__GOAL OF THE EXERCISE__. What lines below hold the string "links"? Copy them all.

Saved data entries:
▼

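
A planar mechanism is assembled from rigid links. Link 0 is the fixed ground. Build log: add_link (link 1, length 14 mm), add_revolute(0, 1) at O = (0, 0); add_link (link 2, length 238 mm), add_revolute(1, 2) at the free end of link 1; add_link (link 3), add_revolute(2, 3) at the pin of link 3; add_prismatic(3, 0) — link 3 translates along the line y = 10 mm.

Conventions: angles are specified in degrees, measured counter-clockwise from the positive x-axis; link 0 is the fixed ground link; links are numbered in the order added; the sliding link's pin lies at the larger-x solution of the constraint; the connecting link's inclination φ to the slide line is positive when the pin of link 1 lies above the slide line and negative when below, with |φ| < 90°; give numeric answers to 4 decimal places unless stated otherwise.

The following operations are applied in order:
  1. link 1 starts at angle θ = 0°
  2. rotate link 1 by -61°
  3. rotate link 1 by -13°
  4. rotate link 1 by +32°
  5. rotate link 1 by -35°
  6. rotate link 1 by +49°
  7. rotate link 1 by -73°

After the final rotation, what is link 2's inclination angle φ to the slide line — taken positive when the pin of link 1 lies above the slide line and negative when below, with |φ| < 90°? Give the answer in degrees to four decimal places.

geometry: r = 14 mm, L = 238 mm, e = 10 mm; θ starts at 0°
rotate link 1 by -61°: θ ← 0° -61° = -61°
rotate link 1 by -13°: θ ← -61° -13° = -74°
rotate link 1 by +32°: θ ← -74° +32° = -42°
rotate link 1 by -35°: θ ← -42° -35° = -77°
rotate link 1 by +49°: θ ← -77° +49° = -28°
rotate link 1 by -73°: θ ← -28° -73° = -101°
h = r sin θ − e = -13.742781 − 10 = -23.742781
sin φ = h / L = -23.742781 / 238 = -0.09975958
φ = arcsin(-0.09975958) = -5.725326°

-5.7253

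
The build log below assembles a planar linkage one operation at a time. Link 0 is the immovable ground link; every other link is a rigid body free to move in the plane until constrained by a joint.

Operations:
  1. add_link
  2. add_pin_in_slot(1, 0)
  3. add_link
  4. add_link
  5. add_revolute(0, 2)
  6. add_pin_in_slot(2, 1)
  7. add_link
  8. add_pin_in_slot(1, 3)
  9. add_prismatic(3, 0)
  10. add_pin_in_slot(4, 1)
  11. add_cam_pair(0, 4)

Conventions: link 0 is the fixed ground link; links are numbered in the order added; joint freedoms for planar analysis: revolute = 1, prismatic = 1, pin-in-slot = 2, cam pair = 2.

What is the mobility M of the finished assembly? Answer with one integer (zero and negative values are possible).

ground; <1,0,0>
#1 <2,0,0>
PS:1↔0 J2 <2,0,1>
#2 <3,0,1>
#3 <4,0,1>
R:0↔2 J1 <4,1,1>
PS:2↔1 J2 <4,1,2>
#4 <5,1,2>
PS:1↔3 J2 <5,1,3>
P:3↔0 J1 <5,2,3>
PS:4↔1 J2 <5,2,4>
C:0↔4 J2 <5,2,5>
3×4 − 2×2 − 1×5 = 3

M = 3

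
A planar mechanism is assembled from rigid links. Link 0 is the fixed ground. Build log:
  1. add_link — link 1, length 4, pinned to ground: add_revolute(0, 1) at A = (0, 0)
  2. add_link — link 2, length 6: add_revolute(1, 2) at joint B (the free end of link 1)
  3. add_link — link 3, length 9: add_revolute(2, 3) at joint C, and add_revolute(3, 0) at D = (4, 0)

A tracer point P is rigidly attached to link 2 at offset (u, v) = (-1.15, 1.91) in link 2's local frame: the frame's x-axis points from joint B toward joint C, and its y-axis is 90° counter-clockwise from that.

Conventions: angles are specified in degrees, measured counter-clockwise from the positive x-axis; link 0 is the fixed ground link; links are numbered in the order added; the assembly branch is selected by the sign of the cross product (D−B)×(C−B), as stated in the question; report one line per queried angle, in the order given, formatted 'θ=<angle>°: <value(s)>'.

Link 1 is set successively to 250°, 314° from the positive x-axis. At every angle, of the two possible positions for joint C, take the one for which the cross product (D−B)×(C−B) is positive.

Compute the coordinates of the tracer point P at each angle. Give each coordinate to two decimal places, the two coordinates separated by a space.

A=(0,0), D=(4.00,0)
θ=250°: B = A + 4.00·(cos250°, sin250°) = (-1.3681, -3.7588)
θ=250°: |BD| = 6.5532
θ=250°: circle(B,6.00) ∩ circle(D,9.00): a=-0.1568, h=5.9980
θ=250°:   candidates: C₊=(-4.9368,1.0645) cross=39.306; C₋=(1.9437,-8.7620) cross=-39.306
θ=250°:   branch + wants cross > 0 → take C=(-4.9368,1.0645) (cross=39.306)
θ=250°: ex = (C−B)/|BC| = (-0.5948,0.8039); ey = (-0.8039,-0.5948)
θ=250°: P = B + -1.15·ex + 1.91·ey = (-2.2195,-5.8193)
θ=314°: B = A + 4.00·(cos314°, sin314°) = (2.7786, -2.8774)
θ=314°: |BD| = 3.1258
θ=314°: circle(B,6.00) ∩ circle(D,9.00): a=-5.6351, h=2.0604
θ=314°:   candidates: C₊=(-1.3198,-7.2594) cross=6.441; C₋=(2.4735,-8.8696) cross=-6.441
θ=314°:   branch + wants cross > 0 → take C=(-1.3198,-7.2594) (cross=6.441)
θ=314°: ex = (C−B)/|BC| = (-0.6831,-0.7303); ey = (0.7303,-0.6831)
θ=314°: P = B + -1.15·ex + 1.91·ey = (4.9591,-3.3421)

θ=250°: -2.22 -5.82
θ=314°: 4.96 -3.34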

▲

__FINAL ANSWER__.
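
A planar mechanism is assembled from rigid links. Link 0 is the fixed ground. Build log: add_link (link 1, length 14 mm), add_revolute(0, 1) at O = (0, 0); add_link (link 2, length 238 mm), add_revolute(1, 2) at the free end of link 1; add_link (link 3), add_revolute(2, 3) at the pin of link 3; add_prismatic(3, 0) — link 3 translates along the line y = 10 mm.
Conventions: angles are specified in degrees, measured counter-clockwise from the positive x-axis; link 0 is the fixed ground link; links are numbered in the order added; the sliding link's pin lies at the larger-x solution of the constraint; the connecting link's inclination φ to the slide line is positive when the pin of link 1 lies above the slide line and negative when below, with |φ| < 90°; give numeric answers to 4 decimal places unless stated otherwise.
Conventions: link 0 is the fixed ground link; links are numbered in the order added; joint freedoms for planar analysis: revolute = 1, prismatic = 1, pin-in-slot = 2, cam pair = 2.
A planar mechanism is assembled from rigid links. Link 0 is the fixed ground. Build log:
Conventions: angles are specified in degrees, measured counter-clockwise from the positive x-axis; link 0 is the fixed ground link; links are numbered in the order added; the assembly branch is selected by the sign of the cross product (D−B)×(C−B), as stated in the question; report one line per queried angle, in the order given, formatted 'θ=<angle>°: <value(s)>'.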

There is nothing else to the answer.